[Records from a collection]
═══
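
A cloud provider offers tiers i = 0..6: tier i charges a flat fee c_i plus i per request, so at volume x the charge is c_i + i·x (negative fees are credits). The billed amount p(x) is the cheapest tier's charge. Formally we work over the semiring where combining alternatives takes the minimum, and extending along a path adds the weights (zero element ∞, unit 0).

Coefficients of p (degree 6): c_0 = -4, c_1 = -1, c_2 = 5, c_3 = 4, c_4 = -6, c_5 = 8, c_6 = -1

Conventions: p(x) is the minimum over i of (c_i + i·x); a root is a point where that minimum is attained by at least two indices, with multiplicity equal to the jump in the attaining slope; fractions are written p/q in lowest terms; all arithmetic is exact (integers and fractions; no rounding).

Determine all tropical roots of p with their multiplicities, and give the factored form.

hull edge (i=0, c=-4) to (i=4, c=-6): slope -1/2, span 4
hull edge (i=4, c=-6) to (i=6, c=-1): slope 5/2, span 2
Factored form: p(x) = -1 ⊗ (x ⊕ (-5/2)) ⊗ (x ⊕ (-5/2)) ⊗ (x ⊕ 1/2) ⊗ (x ⊕ 1/2) ⊗ (x ⊕ 1/2) ⊗ (x ⊕ 1/2)
Answer: roots = -5/2 (mult 2), 1/2 (mult 4)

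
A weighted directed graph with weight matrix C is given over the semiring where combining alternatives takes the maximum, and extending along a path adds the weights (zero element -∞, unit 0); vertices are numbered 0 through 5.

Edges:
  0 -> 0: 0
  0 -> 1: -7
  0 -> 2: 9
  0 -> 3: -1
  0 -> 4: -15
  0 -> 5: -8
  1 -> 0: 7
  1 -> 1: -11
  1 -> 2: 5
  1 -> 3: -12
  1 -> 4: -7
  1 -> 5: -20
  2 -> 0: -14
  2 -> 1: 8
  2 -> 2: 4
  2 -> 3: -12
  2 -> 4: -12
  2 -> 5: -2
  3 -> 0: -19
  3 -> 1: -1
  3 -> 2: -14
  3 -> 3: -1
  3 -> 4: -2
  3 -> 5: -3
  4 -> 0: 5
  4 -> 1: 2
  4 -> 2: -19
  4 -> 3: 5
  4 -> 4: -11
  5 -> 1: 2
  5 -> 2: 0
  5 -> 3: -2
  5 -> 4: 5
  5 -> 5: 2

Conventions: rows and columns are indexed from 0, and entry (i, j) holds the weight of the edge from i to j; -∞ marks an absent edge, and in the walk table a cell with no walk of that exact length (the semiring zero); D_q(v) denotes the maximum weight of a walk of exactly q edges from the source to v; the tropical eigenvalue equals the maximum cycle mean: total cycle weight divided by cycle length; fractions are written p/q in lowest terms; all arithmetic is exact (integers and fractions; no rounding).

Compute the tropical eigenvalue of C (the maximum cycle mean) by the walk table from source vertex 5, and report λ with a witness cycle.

q=0: [-∞, -∞, -∞, -∞, -∞, 0]
q=1: [-∞, 2, 0, -2, 5, 2]
q=2: [10, 8, 7, 10, 7, 4]
q=3: [15, 15, 19, 12, 9, 7]
q=4: [22, 27, 24, 14, 12, 17]
q=5: [34, 32, 32, 21, 22, 22]
q=6: [39, 40, 43, 33, 27, 30]
Optimal cycle mean attained by: cycle 0->2->1->0, total 9 + 8 + 7, length 3.
Answer: λ = 8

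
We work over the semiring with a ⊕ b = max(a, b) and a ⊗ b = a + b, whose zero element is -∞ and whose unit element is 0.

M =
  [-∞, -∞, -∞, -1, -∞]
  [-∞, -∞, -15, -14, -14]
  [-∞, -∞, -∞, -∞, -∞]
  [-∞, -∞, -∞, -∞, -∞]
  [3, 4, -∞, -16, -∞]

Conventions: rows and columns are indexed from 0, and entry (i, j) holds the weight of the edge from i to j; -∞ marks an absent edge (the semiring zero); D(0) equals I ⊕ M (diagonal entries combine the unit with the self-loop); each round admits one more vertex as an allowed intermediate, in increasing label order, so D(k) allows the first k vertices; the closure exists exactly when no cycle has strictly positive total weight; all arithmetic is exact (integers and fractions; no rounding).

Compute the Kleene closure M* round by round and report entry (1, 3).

D(0):
  [0, -∞, -∞, -1, -∞]
  [-∞, 0, -15, -14, -14]
  [-∞, -∞, 0, -∞, -∞]
  [-∞, -∞, -∞, 0, -∞]
  [3, 4, -∞, -16, 0]
D(1):
  [0, -∞, -∞, -1, -∞]
  [-∞, 0, -15, -14, -14]
  [-∞, -∞, 0, -∞, -∞]
  [-∞, -∞, -∞, 0, -∞]
  [3, 4, -∞, 2, 0]
D(2):
  [0, -∞, -∞, -1, -∞]
  [-∞, 0, -15, -14, -14]
  [-∞, -∞, 0, -∞, -∞]
  [-∞, -∞, -∞, 0, -∞]
  [3, 4, -11, 2, 0]
D(3):
  [0, -∞, -∞, -1, -∞]
  [-∞, 0, -15, -14, -14]
  [-∞, -∞, 0, -∞, -∞]
  [-∞, -∞, -∞, 0, -∞]
  [3, 4, -11, 2, 0]
D(4):
  [0, -∞, -∞, -1, -∞]
  [-∞, 0, -15, -14, -14]
  [-∞, -∞, 0, -∞, -∞]
  [-∞, -∞, -∞, 0, -∞]
  [3, 4, -11, 2, 0]
D(5):
  [0, -∞, -∞, -1, -∞]
  [-11, 0, -15, -12, -14]
  [-∞, -∞, 0, -∞, -∞]
  [-∞, -∞, -∞, 0, -∞]
  [3, 4, -11, 2, 0]
Answer: M*[1][3] = -12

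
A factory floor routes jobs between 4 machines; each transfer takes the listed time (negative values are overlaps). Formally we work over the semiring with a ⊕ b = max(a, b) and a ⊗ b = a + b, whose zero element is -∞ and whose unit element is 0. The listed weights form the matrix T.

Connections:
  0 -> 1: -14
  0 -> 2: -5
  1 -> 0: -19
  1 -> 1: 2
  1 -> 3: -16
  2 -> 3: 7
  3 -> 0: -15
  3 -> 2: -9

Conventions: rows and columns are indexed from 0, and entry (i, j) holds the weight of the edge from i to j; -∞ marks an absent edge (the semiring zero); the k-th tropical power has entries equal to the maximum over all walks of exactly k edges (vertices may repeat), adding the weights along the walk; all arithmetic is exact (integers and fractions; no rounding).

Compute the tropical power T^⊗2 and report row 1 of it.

T^⊗2:
  [-33, -12, -∞, 2]
  [-17, 4, -24, -14]
  [-8, -∞, -2, -∞]
  [-∞, -29, -20, -2]
Answer: row 1 of T^⊗2 = [-17, 4, -24, -14]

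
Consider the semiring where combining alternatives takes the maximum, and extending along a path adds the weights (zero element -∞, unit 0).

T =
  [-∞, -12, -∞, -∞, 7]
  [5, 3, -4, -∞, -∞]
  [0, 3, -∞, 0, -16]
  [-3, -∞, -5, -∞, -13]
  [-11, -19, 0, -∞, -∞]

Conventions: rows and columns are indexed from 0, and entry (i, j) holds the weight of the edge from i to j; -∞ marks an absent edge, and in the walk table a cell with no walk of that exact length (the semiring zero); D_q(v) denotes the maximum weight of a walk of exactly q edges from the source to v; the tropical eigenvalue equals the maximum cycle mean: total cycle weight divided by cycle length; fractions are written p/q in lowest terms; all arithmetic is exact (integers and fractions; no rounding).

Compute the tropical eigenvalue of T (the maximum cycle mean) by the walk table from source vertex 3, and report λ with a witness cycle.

q=0: [-∞, -∞, -∞, 0, -∞]
q=1: [-3, -∞, -5, -∞, -13]
q=2: [-5, -2, -13, -5, 4]
q=3: [3, 1, 4, -13, 2]
q=4: [6, 7, 2, 4, 10]
q=5: [12, 10, 10, 2, 13]
Optimal cycle mean attained by: cycle 0->4->2->1->0, total 7 + 0 + 3 + 5, length 4.
Answer: λ = 15/4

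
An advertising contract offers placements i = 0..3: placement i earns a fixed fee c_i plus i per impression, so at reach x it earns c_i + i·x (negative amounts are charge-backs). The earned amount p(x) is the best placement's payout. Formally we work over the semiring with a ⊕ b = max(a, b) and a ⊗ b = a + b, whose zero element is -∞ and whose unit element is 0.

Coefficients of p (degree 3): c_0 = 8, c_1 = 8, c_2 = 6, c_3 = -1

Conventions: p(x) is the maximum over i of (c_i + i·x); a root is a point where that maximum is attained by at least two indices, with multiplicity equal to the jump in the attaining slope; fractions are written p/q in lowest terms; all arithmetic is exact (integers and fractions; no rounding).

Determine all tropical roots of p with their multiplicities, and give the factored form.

hull edge (i=0, c=8) to (i=1, c=8): slope 0, span 1
hull edge (i=1, c=8) to (i=2, c=6): slope -2, span 1
hull edge (i=2, c=6) to (i=3, c=-1): slope -7, span 1
Factored form: p(x) = -1 ⊗ (x ⊕ 0) ⊗ (x ⊕ 2) ⊗ (x ⊕ 7)
Answer: roots = 0 (mult 1), 2 (mult 1), 7 (mult 1)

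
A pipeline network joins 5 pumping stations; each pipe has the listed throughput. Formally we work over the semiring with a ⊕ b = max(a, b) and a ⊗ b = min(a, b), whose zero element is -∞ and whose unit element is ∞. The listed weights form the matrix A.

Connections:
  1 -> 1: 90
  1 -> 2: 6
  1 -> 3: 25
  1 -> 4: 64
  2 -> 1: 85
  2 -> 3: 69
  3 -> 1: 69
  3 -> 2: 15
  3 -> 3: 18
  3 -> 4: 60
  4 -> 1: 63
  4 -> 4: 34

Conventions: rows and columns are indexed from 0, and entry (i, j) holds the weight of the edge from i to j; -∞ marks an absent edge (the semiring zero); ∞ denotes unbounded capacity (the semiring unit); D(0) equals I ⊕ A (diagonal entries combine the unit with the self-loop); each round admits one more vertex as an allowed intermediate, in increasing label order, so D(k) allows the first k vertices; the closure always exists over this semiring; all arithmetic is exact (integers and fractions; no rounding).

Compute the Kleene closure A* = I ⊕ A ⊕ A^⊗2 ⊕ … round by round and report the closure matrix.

D(0):
  [∞, -∞, -∞, -∞, -∞]
  [-∞, ∞, 6, 25, 64]
  [-∞, 85, ∞, 69, -∞]
  [-∞, 69, 15, ∞, 60]
  [-∞, 63, -∞, -∞, ∞]
D(1):
  [∞, -∞, -∞, -∞, -∞]
  [-∞, ∞, 6, 25, 64]
  [-∞, 85, ∞, 69, -∞]
  [-∞, 69, 15, ∞, 60]
  [-∞, 63, -∞, -∞, ∞]
D(2):
  [∞, -∞, -∞, -∞, -∞]
  [-∞, ∞, 6, 25, 64]
  [-∞, 85, ∞, 69, 64]
  [-∞, 69, 15, ∞, 64]
  [-∞, 63, 6, 25, ∞]
D(3):
  [∞, -∞, -∞, -∞, -∞]
  [-∞, ∞, 6, 25, 64]
  [-∞, 85, ∞, 69, 64]
  [-∞, 69, 15, ∞, 64]
  [-∞, 63, 6, 25, ∞]
D(4):
  [∞, -∞, -∞, -∞, -∞]
  [-∞, ∞, 15, 25, 64]
  [-∞, 85, ∞, 69, 64]
  [-∞, 69, 15, ∞, 64]
  [-∞, 63, 15, 25, ∞]
D(5):
  [∞, -∞, -∞, -∞, -∞]
  [-∞, ∞, 15, 25, 64]
  [-∞, 85, ∞, 69, 64]
  [-∞, 69, 15, ∞, 64]
  [-∞, 63, 15, 25, ∞]
Answer: A* = [[∞, -∞, -∞, -∞, -∞], [-∞, ∞, 15, 25, 64], [-∞, 85, ∞, 69, 64], [-∞, 69, 15, ∞, 64], [-∞, 63, 15, 25, ∞]]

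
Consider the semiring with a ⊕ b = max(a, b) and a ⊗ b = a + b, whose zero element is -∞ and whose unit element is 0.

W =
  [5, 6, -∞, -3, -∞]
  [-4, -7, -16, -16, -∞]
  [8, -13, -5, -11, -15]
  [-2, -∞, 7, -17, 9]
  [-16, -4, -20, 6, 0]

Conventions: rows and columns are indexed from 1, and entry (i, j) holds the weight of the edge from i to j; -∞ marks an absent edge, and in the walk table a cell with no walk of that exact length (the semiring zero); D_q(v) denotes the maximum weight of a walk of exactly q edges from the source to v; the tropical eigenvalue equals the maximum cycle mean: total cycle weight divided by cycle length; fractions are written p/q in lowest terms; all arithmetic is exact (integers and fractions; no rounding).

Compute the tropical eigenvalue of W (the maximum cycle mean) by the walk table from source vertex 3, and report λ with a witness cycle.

q=0: [-∞, -∞, 0, -∞, -∞]
q=1: [8, -13, -5, -11, -15]
q=2: [13, 14, -4, 5, -2]
q=3: [18, 19, 12, 10, 14]
q=4: [23, 24, 17, 20, 19]
q=5: [28, 29, 27, 25, 29]
Optimal cycle mean attained by: cycle 4->5->4, total 9 + 6, length 2.
Answer: λ = 15/2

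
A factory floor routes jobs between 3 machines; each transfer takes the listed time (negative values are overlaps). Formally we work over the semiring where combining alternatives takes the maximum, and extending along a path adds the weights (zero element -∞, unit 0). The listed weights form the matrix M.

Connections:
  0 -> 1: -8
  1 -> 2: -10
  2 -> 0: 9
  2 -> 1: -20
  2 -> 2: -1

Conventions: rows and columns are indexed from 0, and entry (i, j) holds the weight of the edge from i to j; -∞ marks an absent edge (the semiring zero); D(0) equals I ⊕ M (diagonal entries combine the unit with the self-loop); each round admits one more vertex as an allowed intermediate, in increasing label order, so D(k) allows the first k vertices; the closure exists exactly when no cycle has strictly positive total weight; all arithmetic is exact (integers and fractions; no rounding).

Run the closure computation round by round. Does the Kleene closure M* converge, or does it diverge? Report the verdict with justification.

D(0):
  [0, -8, -∞]
  [-∞, 0, -10]
  [9, -20, 0]
D(1):
  [0, -8, -∞]
  [-∞, 0, -10]
  [9, 1, 0]
D(2):
  [0, -8, -18]
  [-∞, 0, -10]
  [9, 1, 0]
D(3):
  [0, -8, -18]
  [-1, 0, -10]
  [9, 1, 0]
Key observation: every diagonal entry stays at the unit through all rounds, so no improving cycle exists.
Answer: CONVERGES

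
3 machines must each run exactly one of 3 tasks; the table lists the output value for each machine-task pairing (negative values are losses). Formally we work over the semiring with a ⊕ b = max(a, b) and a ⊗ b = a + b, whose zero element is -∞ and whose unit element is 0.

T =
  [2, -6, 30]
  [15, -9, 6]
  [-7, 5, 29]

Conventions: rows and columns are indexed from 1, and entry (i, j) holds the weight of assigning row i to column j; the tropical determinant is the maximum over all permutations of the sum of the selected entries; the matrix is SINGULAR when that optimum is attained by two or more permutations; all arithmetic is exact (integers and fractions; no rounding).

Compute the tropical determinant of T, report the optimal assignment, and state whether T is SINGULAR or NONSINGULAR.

σ = (1, 2, 3): 2 + (-9) + 29 = 22
σ = (1, 3, 2): 2 + 6 + 5 = 13
σ = (2, 1, 3): (-6) + 15 + 29 = 38
σ = (2, 3, 1): (-6) + 6 + (-7) = -7
σ = (3, 1, 2): 30 + 15 + 5 = 50
σ = (3, 2, 1): 30 + (-9) + (-7) = 14
Optimal value attained by: σ = (3, 1, 2).
Answer: det⊕(T) = 50; verdict: NONSINGULAR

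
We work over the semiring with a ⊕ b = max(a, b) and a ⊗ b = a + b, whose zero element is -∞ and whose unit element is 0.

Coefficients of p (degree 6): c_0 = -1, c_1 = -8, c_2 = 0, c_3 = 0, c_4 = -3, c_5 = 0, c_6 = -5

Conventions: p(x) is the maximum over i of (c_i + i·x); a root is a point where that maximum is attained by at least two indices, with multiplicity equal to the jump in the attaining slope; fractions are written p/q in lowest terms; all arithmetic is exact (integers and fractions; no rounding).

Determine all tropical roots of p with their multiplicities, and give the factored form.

hull edge (i=0, c=-1) to (i=2, c=0): slope 1/2, span 2
hull edge (i=2, c=0) to (i=5, c=0): slope 0, span 3
hull edge (i=5, c=0) to (i=6, c=-5): slope -5, span 1
Factored form: p(x) = -5 ⊗ (x ⊕ (-1/2)) ⊗ (x ⊕ (-1/2)) ⊗ (x ⊕ 0) ⊗ (x ⊕ 0) ⊗ (x ⊕ 0) ⊗ (x ⊕ 5)
Answer: roots = -1/2 (mult 2), 0 (mult 3), 5 (mult 1)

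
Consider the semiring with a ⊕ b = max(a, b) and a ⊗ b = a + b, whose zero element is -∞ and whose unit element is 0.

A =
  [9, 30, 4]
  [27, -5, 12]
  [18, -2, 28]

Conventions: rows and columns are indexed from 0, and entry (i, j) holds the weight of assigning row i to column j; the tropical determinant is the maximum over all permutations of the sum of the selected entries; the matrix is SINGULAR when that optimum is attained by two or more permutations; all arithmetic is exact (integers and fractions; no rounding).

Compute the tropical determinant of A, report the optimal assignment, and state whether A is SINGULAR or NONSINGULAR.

σ = (0, 1, 2): 9 + (-5) + 28 = 32
σ = (0, 2, 1): 9 + 12 + (-2) = 19
σ = (1, 0, 2): 30 + 27 + 28 = 85
σ = (1, 2, 0): 30 + 12 + 18 = 60
σ = (2, 0, 1): 4 + 27 + (-2) = 29
σ = (2, 1, 0): 4 + (-5) + 18 = 17
Optimal value attained by: σ = (1, 0, 2).
Answer: det⊕(A) = 85; verdict: NONSINGULAR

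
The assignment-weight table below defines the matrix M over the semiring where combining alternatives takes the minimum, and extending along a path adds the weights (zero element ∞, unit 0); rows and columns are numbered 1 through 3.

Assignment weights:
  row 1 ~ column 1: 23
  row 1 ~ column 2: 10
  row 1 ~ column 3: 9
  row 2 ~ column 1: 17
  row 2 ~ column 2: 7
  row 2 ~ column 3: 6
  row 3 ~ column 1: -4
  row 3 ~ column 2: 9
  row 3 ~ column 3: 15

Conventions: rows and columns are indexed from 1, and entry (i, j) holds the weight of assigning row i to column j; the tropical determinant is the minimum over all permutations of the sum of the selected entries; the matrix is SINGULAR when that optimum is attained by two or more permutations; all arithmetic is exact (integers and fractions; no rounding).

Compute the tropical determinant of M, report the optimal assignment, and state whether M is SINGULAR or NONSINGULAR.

σ = (1, 2, 3): 23 + 7 + 15 = 45
σ = (1, 3, 2): 23 + 6 + 9 = 38
σ = (2, 1, 3): 10 + 17 + 15 = 42
σ = (2, 3, 1): 10 + 6 + (-4) = 12
σ = (3, 1, 2): 9 + 17 + 9 = 35
σ = (3, 2, 1): 9 + 7 + (-4) = 12
Optimal value attained by: σ = (2, 3, 1).
Answer: det⊕(M) = 12; verdict: SINGULAR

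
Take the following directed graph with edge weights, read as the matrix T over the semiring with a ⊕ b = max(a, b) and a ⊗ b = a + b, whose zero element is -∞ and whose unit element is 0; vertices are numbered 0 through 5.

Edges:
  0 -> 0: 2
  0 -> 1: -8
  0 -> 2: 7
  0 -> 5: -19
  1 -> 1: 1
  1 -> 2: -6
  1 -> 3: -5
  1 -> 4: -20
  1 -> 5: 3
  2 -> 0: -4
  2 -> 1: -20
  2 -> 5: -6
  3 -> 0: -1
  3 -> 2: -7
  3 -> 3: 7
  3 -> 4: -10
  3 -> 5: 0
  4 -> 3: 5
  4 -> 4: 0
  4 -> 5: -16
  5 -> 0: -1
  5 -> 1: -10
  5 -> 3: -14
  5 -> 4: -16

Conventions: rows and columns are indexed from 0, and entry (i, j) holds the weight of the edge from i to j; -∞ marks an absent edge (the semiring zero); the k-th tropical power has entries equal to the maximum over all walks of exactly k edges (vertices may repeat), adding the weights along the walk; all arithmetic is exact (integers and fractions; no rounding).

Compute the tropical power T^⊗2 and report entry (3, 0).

T^⊗2:
  [4, -6, 9, -13, -28, 1]
  [2, 2, -5, 2, -13, 4]
  [-2, -12, 3, -20, -22, -17]
  [6, -9, 6, 14, -3, 7]
  [4, -26, -2, 12, 0, 5]
  [1, -9, 6, -7, -16, -7]
Key observation: the optimum is the walk 3->3->0, with weight 7 + (-1) = 6.
Optimal value attained by: walk 3->3->0.
Answer: (T^⊗2)[3][0] = 6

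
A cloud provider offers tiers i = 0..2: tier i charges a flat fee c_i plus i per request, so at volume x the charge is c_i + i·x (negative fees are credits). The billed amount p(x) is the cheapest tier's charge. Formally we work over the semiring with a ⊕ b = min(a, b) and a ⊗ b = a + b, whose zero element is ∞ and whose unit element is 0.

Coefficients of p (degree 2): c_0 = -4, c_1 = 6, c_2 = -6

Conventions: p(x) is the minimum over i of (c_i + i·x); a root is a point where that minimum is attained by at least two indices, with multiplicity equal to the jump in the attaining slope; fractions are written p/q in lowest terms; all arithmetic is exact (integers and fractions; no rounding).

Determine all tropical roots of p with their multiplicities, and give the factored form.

hull edge (i=0, c=-4) to (i=2, c=-6): slope -1, span 2
Factored form: p(x) = -6 ⊗ (x ⊕ 1) ⊗ (x ⊕ 1)
Answer: roots = 1 (mult 2)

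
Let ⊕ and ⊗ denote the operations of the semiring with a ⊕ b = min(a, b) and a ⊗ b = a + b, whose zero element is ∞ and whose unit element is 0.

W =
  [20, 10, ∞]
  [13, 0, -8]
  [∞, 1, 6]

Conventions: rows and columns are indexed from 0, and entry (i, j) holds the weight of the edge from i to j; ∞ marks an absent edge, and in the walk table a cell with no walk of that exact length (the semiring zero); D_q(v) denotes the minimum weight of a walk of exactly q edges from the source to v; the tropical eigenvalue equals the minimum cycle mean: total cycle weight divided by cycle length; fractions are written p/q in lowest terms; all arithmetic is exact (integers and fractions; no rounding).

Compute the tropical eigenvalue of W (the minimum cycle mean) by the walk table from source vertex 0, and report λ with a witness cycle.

q=0: [0, ∞, ∞]
q=1: [20, 10, ∞]
q=2: [23, 10, 2]
q=3: [23, 3, 2]
Optimal cycle mean attained by: cycle 1->2->1, total (-8) + 1, length 2.
Answer: λ = -7/2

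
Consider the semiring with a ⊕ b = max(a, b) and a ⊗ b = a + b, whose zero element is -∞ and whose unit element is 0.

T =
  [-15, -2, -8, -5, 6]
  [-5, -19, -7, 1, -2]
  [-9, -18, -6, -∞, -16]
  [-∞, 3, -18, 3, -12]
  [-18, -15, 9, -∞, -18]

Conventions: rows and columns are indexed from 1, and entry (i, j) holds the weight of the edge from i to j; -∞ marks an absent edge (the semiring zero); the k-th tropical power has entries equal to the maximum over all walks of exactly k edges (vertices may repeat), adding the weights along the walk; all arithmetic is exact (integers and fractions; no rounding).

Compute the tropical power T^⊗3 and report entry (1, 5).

T^⊗2:
  [-7, -2, 15, -1, -4]
  [-16, 4, 7, 4, 1]
  [-15, -11, -7, -14, -3]
  [-2, 6, -3, 6, 1]
  [0, -9, 3, -14, -7]
T^⊗3:
  [6, 2, 9, 2, -1]
  [-1, 7, 10, 7, 2]
  [-16, -11, 6, -10, -9]
  [1, 9, 10, 9, 4]
  [-6, -2, 2, -5, 6]
Key observation: the optimum is the walk 1->2->1->5, with weight (-2) + (-5) + 6 = -1.
Optimal value attained by: walk 1->2->1->5.
Answer: (T^⊗3)[1][5] = -1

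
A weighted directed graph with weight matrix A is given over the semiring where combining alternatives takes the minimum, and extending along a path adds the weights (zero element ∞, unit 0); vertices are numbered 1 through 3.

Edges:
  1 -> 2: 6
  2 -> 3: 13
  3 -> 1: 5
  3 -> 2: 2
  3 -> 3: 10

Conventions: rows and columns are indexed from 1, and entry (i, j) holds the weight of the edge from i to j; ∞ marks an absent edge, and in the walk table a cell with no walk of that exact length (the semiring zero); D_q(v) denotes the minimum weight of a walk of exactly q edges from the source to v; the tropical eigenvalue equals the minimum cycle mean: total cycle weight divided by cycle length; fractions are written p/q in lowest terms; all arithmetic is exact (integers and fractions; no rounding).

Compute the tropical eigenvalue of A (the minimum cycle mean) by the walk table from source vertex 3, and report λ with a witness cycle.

q=0: [∞, ∞, 0]
q=1: [5, 2, 10]
q=2: [15, 11, 15]
q=3: [20, 17, 24]
Optimal cycle mean attained by: cycle 2->3->2, total 13 + 2, length 2.
Answer: λ = 15/2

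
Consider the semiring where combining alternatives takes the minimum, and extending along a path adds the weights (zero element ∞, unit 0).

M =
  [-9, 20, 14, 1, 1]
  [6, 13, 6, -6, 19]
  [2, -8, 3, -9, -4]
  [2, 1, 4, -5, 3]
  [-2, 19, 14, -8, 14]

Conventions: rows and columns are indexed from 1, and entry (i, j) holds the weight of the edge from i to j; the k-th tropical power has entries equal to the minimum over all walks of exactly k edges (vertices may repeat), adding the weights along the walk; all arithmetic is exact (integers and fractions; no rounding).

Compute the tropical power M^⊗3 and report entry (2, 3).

M^⊗2:
  [-18, 2, 5, -8, -8]
  [-4, -5, -2, -11, -3]
  [-7, -8, -5, -14, -6]
  [-7, -4, -1, -10, -2]
  [-11, -7, -4, -13, -5]
M^⊗3:
  [-27, -7, -4, -17, -17]
  [-13, -10, -7, -16, -8]
  [-16, -13, -10, -19, -11]
  [-16, -9, -6, -15, -7]
  [-20, -12, -9, -18, -10]
Key observation: the optimum is the walk 2->4->4->3, with weight (-6) + (-5) + 4 = -7.
Optimal value attained by: walk 2->4->4->3.
Answer: (M^⊗3)[2][3] = -7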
═══
Using the entries above, output exactly the lines between the line holding "Compute the tropical power T^⊗2 and report row" and the line holding "Coefficients of p (degree 3): c_0", end lines included, and nothing more.

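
Compute the tropical power T^⊗2 and report row 1 of it.

T^⊗2:
  [-33, -12, -∞, 2]
  [-17, 4, -24, -14]
  [-8, -∞, -2, -∞]
  [-∞, -29, -20, -2]
Answer: row 1 of T^⊗2 = [-17, 4, -24, -14]

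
Consider the semiring where combining alternatives takes the maximum, and extending along a path adds the weights (zero element -∞, unit 0).

T =
  [-∞, -12, -∞, -∞, 7]
  [5, 3, -4, -∞, -∞]
  [0, 3, -∞, 0, -16]
  [-3, -∞, -5, -∞, -13]
  [-11, -19, 0, -∞, -∞]

Conventions: rows and columns are indexed from 0, and entry (i, j) holds the weight of the edge from i to j; -∞ marks an absent edge, and in the walk table a cell with no walk of that exact length (the semiring zero); D_q(v) denotes the maximum weight of a walk of exactly q edges from the source to v; the tropical eigenvalue equals the maximum cycle mean: total cycle weight divided by cycle length; fractions are written p/q in lowest terms; all arithmetic is exact (integers and fractions; no rounding).

Compute the tropical eigenvalue of T (the maximum cycle mean) by the walk table from source vertex 3, and report λ with a witness cycle.

q=0: [-∞, -∞, -∞, 0, -∞]
q=1: [-3, -∞, -5, -∞, -13]
q=2: [-5, -2, -13, -5, 4]
q=3: [3, 1, 4, -13, 2]
q=4: [6, 7, 2, 4, 10]
q=5: [12, 10, 10, 2, 13]
Optimal cycle mean attained by: cycle 0->4->2->1->0, total 7 + 0 + 3 + 5, length 4.
Answer: λ = 15/4

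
An advertising contract offers placements i = 0..3: placement i earns a fixed fee c_i plus i per impression, so at reach x it earns c_i + i·x (negative amounts are charge-backs). The earned amount p(x) is the best placement's payout. Formally we work over the semiring with a ⊕ b = max(a, b) and a ⊗ b = a + b, whose zero element is -∞ and whose unit element is 0.

Coefficients of p (degree 3): c_0 = 8, c_1 = 8, c_2 = 6, c_3 = -1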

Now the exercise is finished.